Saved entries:
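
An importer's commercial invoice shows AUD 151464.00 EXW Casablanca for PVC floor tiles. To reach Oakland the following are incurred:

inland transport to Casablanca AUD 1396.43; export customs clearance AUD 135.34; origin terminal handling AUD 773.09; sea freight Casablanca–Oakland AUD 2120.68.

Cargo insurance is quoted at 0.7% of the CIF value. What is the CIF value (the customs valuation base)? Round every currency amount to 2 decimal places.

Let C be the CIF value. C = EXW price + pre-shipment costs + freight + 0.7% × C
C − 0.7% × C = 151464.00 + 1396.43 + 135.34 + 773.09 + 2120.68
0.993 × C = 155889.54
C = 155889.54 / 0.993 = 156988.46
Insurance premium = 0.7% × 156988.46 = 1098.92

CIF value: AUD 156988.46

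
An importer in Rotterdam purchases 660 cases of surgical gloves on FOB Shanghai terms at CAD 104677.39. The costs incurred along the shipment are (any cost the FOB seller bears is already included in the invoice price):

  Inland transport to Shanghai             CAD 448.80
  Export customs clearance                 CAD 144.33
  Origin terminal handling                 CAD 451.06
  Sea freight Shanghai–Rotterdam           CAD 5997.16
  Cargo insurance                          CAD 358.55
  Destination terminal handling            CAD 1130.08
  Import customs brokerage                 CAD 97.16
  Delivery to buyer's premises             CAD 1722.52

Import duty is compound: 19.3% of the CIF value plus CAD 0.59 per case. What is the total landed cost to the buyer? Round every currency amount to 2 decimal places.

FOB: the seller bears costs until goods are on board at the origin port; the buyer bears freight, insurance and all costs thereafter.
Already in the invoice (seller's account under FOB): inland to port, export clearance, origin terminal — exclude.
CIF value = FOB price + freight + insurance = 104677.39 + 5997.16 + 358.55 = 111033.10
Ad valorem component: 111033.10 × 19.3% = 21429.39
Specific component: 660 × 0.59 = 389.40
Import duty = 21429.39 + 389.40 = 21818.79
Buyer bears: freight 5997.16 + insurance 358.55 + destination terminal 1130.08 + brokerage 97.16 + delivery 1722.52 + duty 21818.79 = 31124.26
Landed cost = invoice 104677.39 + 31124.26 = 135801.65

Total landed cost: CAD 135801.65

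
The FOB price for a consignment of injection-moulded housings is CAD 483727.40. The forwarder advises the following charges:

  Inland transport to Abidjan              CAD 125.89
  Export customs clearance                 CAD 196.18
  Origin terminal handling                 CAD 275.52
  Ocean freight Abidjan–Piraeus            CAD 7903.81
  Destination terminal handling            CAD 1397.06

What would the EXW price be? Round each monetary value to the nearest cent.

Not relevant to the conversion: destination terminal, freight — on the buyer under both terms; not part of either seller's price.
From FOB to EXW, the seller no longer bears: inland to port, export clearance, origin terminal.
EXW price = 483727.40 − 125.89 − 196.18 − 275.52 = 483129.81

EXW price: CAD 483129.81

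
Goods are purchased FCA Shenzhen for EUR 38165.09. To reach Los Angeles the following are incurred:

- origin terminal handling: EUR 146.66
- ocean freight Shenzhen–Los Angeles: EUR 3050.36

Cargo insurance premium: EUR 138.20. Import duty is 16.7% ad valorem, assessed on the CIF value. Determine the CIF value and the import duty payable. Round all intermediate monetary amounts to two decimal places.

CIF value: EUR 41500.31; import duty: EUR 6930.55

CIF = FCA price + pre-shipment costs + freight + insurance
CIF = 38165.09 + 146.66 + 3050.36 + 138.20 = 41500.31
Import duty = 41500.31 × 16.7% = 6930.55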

§ **TASK GOAL**
The answer should consist of the lines from the first line of the entries through the line with "The FOB price", copied exactly.

§ **ANSWER TO THIS TASK**
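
An importer's commercial invoice shows AUD 151464.00 EXW Casablanca for PVC floor tiles. To reach Oakland the following are incurred:

inland transport to Casablanca AUD 1396.43; export customs clearance AUD 135.34; origin terminal handling AUD 773.09; sea freight Casablanca–Oakland AUD 2120.68.

Cargo insurance is quoted at 0.7% of the CIF value. What is the CIF value (the customs valuation base)? Round every currency amount to 2 decimal places.

Let C be the CIF value. C = EXW price + pre-shipment costs + freight + 0.7% × C
C − 0.7% × C = 151464.00 + 1396.43 + 135.34 + 773.09 + 2120.68
0.993 × C = 155889.54
C = 155889.54 / 0.993 = 156988.46
Insurance premium = 0.7% × 156988.46 = 1098.92

CIF value: AUD 156988.46

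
An importer in Rotterdam purchases 660 cases of surgical gloves on FOB Shanghai terms at CAD 104677.39. The costs incurred along the shipment are (any cost the FOB seller bears is already included in the invoice price):

  Inland transport to Shanghai             CAD 448.80
  Export customs clearance                 CAD 144.33
  Origin terminal handling                 CAD 451.06
  Sea freight Shanghai–Rotterdam           CAD 5997.16
  Cargo insurance                          CAD 358.55
  Destination terminal handling            CAD 1130.08
  Import customs brokerage                 CAD 97.16
  Delivery to buyer's premises             CAD 1722.52

Import duty is compound: 19.3% of the CIF value plus CAD 0.59 per case. What is the total landed cost to the buyer? Round every currency amount to 2 decimal places.

FOB: the seller bears costs until goods are on board at the origin port; the buyer bears freight, insurance and all costs thereafter.
Already in the invoice (seller's account under FOB): inland to port, export clearance, origin terminal — exclude.
CIF value = FOB price + freight + insurance = 104677.39 + 5997.16 + 358.55 = 111033.10
Ad valorem component: 111033.10 × 19.3% = 21429.39
Specific component: 660 × 0.59 = 389.40
Import duty = 21429.39 + 389.40 = 21818.79
Buyer bears: freight 5997.16 + insurance 358.55 + destination terminal 1130.08 + brokerage 97.16 + delivery 1722.52 + duty 21818.79 = 31124.26
Landed cost = invoice 104677.39 + 31124.26 = 135801.65

Total landed cost: CAD 135801.65

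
The FOB price for a consignment of injection-moulded housings is CAD 483727.40. The forwarder advises the following charges: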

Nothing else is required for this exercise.